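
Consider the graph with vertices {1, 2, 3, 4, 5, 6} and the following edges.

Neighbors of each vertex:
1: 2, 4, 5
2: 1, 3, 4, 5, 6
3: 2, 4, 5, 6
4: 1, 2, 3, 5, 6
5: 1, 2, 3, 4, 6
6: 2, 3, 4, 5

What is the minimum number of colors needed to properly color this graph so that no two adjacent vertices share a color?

5

2, 3, 4, 5, 6 form a clique, so at least 5 colors are needed.
A valid assignment using 5 colors: 1=d, 2=a, 3=e, 4=b, 5=c, 6=d. Every edge joins two different colors.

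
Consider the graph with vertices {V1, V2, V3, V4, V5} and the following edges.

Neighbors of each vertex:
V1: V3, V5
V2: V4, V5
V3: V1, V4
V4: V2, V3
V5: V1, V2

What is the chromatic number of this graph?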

= = = = =

* **What needs to be done**:
Go back to the start of the listing above. Reproduce each line exactly, ending with the line that contains "6: 2, 3, 4, 5".

* **Answer for this exercise**:
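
Consider the graph with vertices {1, 2, 3, 4, 5, 6} and the following edges.

Neighbors of each vertex:
1: 2, 4, 5
2: 1, 3, 4, 5, 6
3: 2, 4, 5, 6
4: 1, 2, 3, 5, 6
5: 1, 2, 3, 4, 6
6: 2, 3, 4, 5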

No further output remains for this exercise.